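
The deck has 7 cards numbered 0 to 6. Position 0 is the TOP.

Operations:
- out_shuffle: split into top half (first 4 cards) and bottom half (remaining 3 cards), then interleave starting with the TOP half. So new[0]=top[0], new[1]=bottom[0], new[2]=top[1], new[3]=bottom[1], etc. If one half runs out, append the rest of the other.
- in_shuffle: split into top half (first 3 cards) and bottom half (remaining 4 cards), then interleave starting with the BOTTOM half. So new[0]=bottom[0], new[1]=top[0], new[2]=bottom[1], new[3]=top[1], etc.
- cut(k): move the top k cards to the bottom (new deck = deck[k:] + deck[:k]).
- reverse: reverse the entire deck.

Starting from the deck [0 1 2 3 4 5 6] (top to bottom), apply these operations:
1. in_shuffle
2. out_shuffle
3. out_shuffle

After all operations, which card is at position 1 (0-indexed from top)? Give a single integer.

Answer: 4

Derivation:
After op 1 (in_shuffle): [3 0 4 1 5 2 6]
After op 2 (out_shuffle): [3 5 0 2 4 6 1]
After op 3 (out_shuffle): [3 4 5 6 0 1 2]
Position 1: card 4.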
════════════════════
# TRY IT
Your output should be the lines from the one with "After all operations, which" through the end of the records above, copied exactly.

# SOLVED PROBLEM
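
After all operations, which card is at position 1 (0-indexed from top)? Give a single integer.

Answer: 4

Derivation:
After op 1 (in_shuffle): [3 0 4 1 5 2 6]
After op 2 (out_shuffle): [3 5 0 2 4 6 1]
After op 3 (out_shuffle): [3 4 5 6 0 1 2]
Position 1: card 4.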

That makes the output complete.